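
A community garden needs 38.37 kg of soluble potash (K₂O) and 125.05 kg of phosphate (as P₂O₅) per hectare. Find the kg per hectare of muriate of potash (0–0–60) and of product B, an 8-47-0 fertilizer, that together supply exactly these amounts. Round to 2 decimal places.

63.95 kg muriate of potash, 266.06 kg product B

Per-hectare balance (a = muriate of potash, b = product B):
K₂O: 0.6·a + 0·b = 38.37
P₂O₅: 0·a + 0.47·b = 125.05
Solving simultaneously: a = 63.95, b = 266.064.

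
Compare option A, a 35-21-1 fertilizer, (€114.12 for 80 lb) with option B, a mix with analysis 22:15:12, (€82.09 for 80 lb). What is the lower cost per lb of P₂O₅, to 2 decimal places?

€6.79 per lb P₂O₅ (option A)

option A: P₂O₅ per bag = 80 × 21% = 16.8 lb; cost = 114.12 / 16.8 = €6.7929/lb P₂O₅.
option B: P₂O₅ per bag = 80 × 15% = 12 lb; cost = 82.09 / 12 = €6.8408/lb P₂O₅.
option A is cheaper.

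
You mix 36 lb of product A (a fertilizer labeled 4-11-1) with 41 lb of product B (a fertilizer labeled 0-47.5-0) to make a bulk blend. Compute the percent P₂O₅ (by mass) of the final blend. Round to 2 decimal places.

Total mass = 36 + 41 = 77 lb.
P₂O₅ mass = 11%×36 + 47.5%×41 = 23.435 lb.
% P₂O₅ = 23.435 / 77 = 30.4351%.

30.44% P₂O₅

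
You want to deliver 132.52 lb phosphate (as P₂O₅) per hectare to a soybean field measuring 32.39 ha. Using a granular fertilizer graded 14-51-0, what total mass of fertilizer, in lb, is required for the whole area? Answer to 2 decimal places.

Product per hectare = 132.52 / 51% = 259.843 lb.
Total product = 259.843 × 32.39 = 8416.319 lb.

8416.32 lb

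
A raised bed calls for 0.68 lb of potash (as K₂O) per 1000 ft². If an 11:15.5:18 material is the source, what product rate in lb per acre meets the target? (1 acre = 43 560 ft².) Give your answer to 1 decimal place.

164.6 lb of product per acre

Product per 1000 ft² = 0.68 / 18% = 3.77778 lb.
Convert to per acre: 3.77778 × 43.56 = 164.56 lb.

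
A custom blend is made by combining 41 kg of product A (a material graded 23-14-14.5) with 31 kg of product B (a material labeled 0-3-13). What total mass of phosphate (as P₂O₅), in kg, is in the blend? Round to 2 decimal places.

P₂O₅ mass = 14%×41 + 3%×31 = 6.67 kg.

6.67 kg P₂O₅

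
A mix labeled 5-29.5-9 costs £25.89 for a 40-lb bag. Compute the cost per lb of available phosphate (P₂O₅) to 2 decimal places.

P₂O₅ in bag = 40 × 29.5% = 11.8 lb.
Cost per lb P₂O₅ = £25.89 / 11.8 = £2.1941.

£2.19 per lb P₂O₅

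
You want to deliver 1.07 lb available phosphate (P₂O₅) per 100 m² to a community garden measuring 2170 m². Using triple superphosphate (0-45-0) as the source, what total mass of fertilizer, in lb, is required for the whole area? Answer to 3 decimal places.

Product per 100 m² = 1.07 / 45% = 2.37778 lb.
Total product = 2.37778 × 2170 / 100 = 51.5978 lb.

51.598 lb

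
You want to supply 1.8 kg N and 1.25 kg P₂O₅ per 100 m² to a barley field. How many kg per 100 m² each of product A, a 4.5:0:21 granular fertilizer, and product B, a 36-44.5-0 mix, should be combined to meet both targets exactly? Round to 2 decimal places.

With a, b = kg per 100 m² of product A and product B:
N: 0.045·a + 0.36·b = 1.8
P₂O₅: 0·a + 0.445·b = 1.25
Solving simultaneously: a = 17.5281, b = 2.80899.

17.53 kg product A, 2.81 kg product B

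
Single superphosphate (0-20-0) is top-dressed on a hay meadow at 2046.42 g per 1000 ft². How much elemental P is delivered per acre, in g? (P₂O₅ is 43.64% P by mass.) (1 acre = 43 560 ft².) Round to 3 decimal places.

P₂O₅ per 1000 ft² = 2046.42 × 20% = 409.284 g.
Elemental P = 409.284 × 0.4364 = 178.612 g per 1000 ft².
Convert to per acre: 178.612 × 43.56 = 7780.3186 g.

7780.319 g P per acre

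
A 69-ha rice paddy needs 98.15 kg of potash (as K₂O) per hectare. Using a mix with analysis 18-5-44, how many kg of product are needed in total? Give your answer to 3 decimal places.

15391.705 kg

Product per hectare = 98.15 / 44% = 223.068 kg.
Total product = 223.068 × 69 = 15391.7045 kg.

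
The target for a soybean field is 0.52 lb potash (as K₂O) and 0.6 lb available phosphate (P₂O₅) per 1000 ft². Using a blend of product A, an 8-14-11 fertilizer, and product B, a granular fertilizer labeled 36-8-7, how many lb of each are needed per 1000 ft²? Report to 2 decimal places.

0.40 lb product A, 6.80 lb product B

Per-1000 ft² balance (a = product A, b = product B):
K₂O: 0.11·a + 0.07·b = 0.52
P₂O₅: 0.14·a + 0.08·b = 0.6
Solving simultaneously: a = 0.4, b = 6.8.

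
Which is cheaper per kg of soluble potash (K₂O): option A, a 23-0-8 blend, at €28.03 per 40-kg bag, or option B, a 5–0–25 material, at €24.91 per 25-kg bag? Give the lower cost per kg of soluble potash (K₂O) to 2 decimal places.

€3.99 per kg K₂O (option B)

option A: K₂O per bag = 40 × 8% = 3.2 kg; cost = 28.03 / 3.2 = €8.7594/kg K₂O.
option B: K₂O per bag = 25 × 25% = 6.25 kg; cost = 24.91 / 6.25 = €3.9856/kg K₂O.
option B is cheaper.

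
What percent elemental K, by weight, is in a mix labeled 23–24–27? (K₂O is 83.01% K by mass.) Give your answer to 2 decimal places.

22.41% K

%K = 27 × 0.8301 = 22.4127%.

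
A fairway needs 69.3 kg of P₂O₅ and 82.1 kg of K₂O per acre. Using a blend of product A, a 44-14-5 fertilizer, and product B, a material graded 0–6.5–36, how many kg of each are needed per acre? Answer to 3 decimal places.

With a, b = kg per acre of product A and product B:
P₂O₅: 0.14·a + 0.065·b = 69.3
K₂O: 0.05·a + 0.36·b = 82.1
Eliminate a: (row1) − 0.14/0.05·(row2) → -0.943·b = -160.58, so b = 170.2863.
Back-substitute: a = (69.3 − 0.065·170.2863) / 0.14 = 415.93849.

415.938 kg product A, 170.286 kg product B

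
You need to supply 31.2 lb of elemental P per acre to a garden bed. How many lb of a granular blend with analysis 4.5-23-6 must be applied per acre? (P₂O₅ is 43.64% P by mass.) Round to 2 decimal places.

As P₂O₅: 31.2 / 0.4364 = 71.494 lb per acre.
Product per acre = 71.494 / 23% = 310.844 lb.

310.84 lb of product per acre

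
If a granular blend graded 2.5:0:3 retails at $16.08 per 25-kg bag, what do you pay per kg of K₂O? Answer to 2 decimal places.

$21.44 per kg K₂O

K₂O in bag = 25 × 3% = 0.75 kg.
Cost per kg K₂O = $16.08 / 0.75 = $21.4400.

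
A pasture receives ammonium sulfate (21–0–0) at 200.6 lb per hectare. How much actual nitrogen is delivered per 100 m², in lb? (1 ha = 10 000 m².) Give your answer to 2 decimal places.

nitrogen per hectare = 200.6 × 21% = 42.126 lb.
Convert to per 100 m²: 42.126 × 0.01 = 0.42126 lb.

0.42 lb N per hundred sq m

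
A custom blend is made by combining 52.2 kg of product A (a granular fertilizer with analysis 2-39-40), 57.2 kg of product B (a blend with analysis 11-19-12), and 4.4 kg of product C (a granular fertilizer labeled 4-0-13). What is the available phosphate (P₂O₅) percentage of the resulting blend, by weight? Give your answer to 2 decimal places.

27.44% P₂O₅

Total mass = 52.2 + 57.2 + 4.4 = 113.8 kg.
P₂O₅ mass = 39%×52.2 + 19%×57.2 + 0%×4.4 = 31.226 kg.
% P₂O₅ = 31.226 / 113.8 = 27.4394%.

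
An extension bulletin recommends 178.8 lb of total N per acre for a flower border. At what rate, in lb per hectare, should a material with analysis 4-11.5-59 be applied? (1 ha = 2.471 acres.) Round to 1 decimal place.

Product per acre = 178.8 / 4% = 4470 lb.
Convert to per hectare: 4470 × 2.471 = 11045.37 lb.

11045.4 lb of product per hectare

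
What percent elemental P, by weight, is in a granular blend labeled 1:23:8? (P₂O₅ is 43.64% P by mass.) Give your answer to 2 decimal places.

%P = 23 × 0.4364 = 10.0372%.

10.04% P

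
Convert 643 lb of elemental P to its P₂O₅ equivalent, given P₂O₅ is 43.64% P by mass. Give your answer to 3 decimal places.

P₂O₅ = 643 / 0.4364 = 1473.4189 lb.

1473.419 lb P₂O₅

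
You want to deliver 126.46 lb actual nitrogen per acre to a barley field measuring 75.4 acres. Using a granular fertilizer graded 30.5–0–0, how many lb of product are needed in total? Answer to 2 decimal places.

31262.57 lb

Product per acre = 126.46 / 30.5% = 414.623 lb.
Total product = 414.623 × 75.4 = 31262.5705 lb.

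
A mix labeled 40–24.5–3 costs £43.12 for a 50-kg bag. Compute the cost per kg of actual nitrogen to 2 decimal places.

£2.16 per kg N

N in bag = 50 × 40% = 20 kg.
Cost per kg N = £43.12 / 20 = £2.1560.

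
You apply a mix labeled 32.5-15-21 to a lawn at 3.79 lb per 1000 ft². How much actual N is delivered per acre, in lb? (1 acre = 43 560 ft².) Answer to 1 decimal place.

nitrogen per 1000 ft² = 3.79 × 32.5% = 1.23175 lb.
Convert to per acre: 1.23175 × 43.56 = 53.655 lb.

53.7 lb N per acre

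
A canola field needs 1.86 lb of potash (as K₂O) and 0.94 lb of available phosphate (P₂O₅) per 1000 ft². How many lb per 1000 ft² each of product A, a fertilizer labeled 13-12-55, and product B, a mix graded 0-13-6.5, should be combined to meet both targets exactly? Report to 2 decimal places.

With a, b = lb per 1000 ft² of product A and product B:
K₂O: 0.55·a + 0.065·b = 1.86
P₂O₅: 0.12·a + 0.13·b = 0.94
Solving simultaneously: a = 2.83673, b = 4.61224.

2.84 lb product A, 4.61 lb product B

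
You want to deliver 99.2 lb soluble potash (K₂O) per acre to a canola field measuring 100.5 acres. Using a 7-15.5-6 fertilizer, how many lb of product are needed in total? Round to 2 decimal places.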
---*---
## What the task asks:
The expected answer is the lines from the one containing "You apply a" through the end of the material, reproduced exactly with both ends kept.

## Response to the exercise:
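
You apply a mix labeled 32.5-15-21 to a lawn at 3.79 lb per 1000 ft². How much actual N is delivered per acre, in lb? (1 acre = 43 560 ft².) Answer to 1 decimal place.

nitrogen per 1000 ft² = 3.79 × 32.5% = 1.23175 lb.
Convert to per acre: 1.23175 × 43.56 = 53.655 lb.

53.7 lb N per acre

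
A canola field needs 1.86 lb of potash (as K₂O) and 0.94 lb of available phosphate (P₂O₅) per 1000 ft². How many lb per 1000 ft² each of product A, a fertilizer labeled 13-12-55, and product B, a mix graded 0-13-6.5, should be combined to meet both targets exactly? Report to 2 decimal places.

With a, b = lb per 1000 ft² of product A and product B:
K₂O: 0.55·a + 0.065·b = 1.86
P₂O₅: 0.12·a + 0.13·b = 0.94
Solving simultaneously: a = 2.83673, b = 4.61224.

2.84 lb product A, 4.61 lb product B

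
You want to deliver 99.2 lb soluble potash (K₂O) per acre to a canola field measuring 100.5 acres. Using a 7-15.5-6 fertilizer, how many lb of product are needed in total? Round to 2 decimal places.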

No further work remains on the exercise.